>>>

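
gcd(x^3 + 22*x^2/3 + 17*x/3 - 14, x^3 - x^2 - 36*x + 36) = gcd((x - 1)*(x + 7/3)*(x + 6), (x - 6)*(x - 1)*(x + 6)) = x^2 + 5*x - 6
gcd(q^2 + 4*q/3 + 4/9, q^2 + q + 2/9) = q + 2/3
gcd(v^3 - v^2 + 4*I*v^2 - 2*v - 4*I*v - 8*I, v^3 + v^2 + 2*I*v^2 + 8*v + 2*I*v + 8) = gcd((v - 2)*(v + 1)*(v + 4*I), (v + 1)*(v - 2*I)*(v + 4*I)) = v^2 + v*(1 + 4*I) + 4*I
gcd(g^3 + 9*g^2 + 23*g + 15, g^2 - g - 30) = g + 5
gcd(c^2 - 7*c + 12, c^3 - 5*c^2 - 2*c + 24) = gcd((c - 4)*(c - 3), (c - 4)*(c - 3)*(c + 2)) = c^2 - 7*c + 12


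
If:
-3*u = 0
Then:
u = 0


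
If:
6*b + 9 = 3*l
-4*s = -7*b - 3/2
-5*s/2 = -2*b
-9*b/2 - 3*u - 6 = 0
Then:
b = -15/38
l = 42/19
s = -6/19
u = -107/76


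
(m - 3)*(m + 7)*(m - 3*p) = m^3 - 3*m^2*p + 4*m^2 - 12*m*p - 21*m + 63*p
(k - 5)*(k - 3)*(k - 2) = k^3 - 10*k^2 + 31*k - 30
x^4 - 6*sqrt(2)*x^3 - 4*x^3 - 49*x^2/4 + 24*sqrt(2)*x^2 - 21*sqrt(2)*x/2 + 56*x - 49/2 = (x - 7/2)*(x - 1/2)*(x - 7*sqrt(2))*(x + sqrt(2))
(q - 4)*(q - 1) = q^2 - 5*q + 4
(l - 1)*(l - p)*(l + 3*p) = l^3 + 2*l^2*p - l^2 - 3*l*p^2 - 2*l*p + 3*p^2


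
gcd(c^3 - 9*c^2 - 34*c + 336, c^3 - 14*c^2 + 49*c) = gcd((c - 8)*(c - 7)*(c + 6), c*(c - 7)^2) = c - 7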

<<<

● **Task goal**:
Return the records exactly, character for character.

● **Output below**:
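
gcd(x^3 + 22*x^2/3 + 17*x/3 - 14, x^3 - x^2 - 36*x + 36) = gcd((x - 1)*(x + 7/3)*(x + 6), (x - 6)*(x - 1)*(x + 6)) = x^2 + 5*x - 6
gcd(q^2 + 4*q/3 + 4/9, q^2 + q + 2/9) = q + 2/3
gcd(v^3 - v^2 + 4*I*v^2 - 2*v - 4*I*v - 8*I, v^3 + v^2 + 2*I*v^2 + 8*v + 2*I*v + 8) = gcd((v - 2)*(v + 1)*(v + 4*I), (v + 1)*(v - 2*I)*(v + 4*I)) = v^2 + v*(1 + 4*I) + 4*I
gcd(g^3 + 9*g^2 + 23*g + 15, g^2 - g - 30) = g + 5
gcd(c^2 - 7*c + 12, c^3 - 5*c^2 - 2*c + 24) = gcd((c - 4)*(c - 3), (c - 4)*(c - 3)*(c + 2)) = c^2 - 7*c + 12


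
If:
-3*u = 0
Then:
u = 0


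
If:
6*b + 9 = 3*l
-4*s = -7*b - 3/2
-5*s/2 = -2*b
-9*b/2 - 3*u - 6 = 0
Then:
b = -15/38
l = 42/19
s = -6/19
u = -107/76


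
(m - 3)*(m + 7)*(m - 3*p) = m^3 - 3*m^2*p + 4*m^2 - 12*m*p - 21*m + 63*p
(k - 5)*(k - 3)*(k - 2) = k^3 - 10*k^2 + 31*k - 30
x^4 - 6*sqrt(2)*x^3 - 4*x^3 - 49*x^2/4 + 24*sqrt(2)*x^2 - 21*sqrt(2)*x/2 + 56*x - 49/2 = (x - 7/2)*(x - 1/2)*(x - 7*sqrt(2))*(x + sqrt(2))
(q - 4)*(q - 1) = q^2 - 5*q + 4
(l - 1)*(l - p)*(l + 3*p) = l^3 + 2*l^2*p - l^2 - 3*l*p^2 - 2*l*p + 3*p^2


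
gcd(c^3 - 9*c^2 - 34*c + 336, c^3 - 14*c^2 + 49*c) = gcd((c - 8)*(c - 7)*(c + 6), c*(c - 7)^2) = c - 7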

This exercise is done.